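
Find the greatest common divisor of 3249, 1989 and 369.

9

gcd(3249, 1989): 3249 = 1·1989 + 1260; 1989 = 1·1260 + 729; 1260 = 1·729 + 531; 729 = 1·531 + 198; 531 = 2·198 + 135; 198 = 1·135 + 63; 135 = 2·63 + 9; 63 = 7·9 + 0 → 9
gcd(9, 369): 369 = 41·9 + 0 → 9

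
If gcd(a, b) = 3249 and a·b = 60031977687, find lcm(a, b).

Since gcd(a,b)·lcm(a,b) = ab, lcm = 60031977687/3249 = 18477063.

18477063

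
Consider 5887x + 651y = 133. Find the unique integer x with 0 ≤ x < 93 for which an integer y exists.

Reduce mod 651: 5887x ≡ 133 (mod 651). With g = gcd(5887, 651) = 7 dividing 133, divide through: 841x ≡ 19 (mod 93).
Since gcd(841, 93) = 1, x ≡ 19·(841)⁻¹ ≡ 28 (mod 93). Smallest non-negative: 28.

28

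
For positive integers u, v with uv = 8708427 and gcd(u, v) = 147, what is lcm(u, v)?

Since gcd(u,v)·lcm(u,v) = uv, lcm = 8708427/147 = 59241.

59241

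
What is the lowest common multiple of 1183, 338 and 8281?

16562

lcm(1183, 338) = 1183·338/gcd = 399854/169 = 2366
lcm(2366, 8281) = 2366·8281/gcd = 19592846/1183 = 16562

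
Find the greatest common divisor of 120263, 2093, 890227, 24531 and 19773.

13

gcd(120263, 2093): 120263 = 57·2093 + 962; 2093 = 2·962 + 169; 962 = 5·169 + 117; 169 = 1·117 + 52; 117 = 2·52 + 13; 52 = 4·13 + 0 → 13
gcd(13, 890227): 890227 = 68479·13 + 0 → 13
gcd(13, 24531): 24531 = 1887·13 + 0 → 13
gcd(13, 19773): 19773 = 1521·13 + 0 → 13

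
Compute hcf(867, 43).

1

Euclid: 867 = 20·43 + 7; 43 = 6·7 + 1; 7 = 7·1 + 0. Last nonzero remainder: 1.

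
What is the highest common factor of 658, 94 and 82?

658 = 2 · 7 · 47; 94 = 2 · 47; 82 = 2 · 41
gcd takes min exponent of each prime: 2 = 2

2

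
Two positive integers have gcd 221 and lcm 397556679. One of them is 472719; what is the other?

185861

m·n = gcd·lcm = 221·397556679 = 87860026059, so n = 87860026059/472719 = 185861.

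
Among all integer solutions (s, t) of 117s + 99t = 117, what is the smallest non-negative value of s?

1

gcd(117, 99) = 9 (Euclid: 117 = 1·99 + 18; 99 = 5·18 + 9; 18 = 2·9 + 0), and 9 | 117.
Extended Euclid: 117·(-5) + 99·(6) = 9. Scale by 13: s₀ = -65.
General solution s = s₀ + 11k; reducing mod 11 gives s = 1 (and t = 0).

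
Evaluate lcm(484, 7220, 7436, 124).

484 = 2² · 11²; 7220 = 2² · 5 · 19²; 7436 = 2² · 11 · 13²; 124 = 2² · 31
lcm takes max exponent of each prime: 2² · 5 · 11² · 13² · 19² · 31 = 4576895180

4576895180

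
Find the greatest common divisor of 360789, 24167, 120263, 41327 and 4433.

143

gcd(360789, 24167): 360789 = 14·24167 + 22451; 24167 = 1·22451 + 1716; 22451 = 13·1716 + 143; 1716 = 12·143 + 0 → 143
gcd(143, 120263): 120263 = 841·143 + 0 → 143
gcd(143, 41327): 41327 = 289·143 + 0 → 143
gcd(143, 4433): 4433 = 31·143 + 0 → 143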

## Exercise details
The material above should be retyped in full, exactly as given.

## Your solution
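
Find the greatest common divisor of 3249, 1989 and 369.

9

gcd(3249, 1989): 3249 = 1·1989 + 1260; 1989 = 1·1260 + 729; 1260 = 1·729 + 531; 729 = 1·531 + 198; 531 = 2·198 + 135; 198 = 1·135 + 63; 135 = 2·63 + 9; 63 = 7·9 + 0 → 9
gcd(9, 369): 369 = 41·9 + 0 → 9

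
If gcd(a, b) = 3249 and a·b = 60031977687, find lcm(a, b).

Since gcd(a,b)·lcm(a,b) = ab, lcm = 60031977687/3249 = 18477063.

18477063

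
Consider 5887x + 651y = 133. Find the unique integer x with 0 ≤ x < 93 for which an integer y exists.

Reduce mod 651: 5887x ≡ 133 (mod 651). With g = gcd(5887, 651) = 7 dividing 133, divide through: 841x ≡ 19 (mod 93).
Since gcd(841, 93) = 1, x ≡ 19·(841)⁻¹ ≡ 28 (mod 93). Smallest non-negative: 28.

28

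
For positive integers u, v with uv = 8708427 and gcd(u, v) = 147, what is lcm(u, v)?

Since gcd(u,v)·lcm(u,v) = uv, lcm = 8708427/147 = 59241.

59241

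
What is the lowest common multiple of 1183, 338 and 8281?

16562

lcm(1183, 338) = 1183·338/gcd = 399854/169 = 2366
lcm(2366, 8281) = 2366·8281/gcd = 19592846/1183 = 16562

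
Find the greatest common divisor of 120263, 2093, 890227, 24531 and 19773.

13

gcd(120263, 2093): 120263 = 57·2093 + 962; 2093 = 2·962 + 169; 962 = 5·169 + 117; 169 = 1·117 + 52; 117 = 2·52 + 13; 52 = 4·13 + 0 → 13
gcd(13, 890227): 890227 = 68479·13 + 0 → 13
gcd(13, 24531): 24531 = 1887·13 + 0 → 13
gcd(13, 19773): 19773 = 1521·13 + 0 → 13

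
Compute hcf(867, 43).

1

Euclid: 867 = 20·43 + 7; 43 = 6·7 + 1; 7 = 7·1 + 0. Last nonzero remainder: 1.

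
What is the highest common factor of 658, 94 and 82?

658 = 2 · 7 · 47; 94 = 2 · 47; 82 = 2 · 41
gcd takes min exponent of each prime: 2 = 2

2

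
Two positive integers have gcd 221 and lcm 397556679. One of them is 472719; what is the other?

185861

m·n = gcd·lcm = 221·397556679 = 87860026059, so n = 87860026059/472719 = 185861.

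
Among all integer solutions (s, t) of 117s + 99t = 117, what is the smallest non-negative value of s?

1

gcd(117, 99) = 9 (Euclid: 117 = 1·99 + 18; 99 = 5·18 + 9; 18 = 2·9 + 0), and 9 | 117.
Extended Euclid: 117·(-5) + 99·(6) = 9. Scale by 13: s₀ = -65.
General solution s = s₀ + 11k; reducing mod 11 gives s = 1 (and t = 0).

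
Evaluate lcm(484, 7220, 7436, 124).

484 = 2² · 11²; 7220 = 2² · 5 · 19²; 7436 = 2² · 11 · 13²; 124 = 2² · 31
lcm takes max exponent of each prime: 2² · 5 · 11² · 13² · 19² · 31 = 4576895180

4576895180

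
Find the greatest common divisor of 360789, 24167, 120263, 41327 and 4433.

143

gcd(360789, 24167): 360789 = 14·24167 + 22451; 24167 = 1·22451 + 1716; 22451 = 13·1716 + 143; 1716 = 12·143 + 0 → 143
gcd(143, 120263): 120263 = 841·143 + 0 → 143
gcd(143, 41327): 41327 = 289·143 + 0 → 143
gcd(143, 4433): 4433 = 31·143 + 0 → 143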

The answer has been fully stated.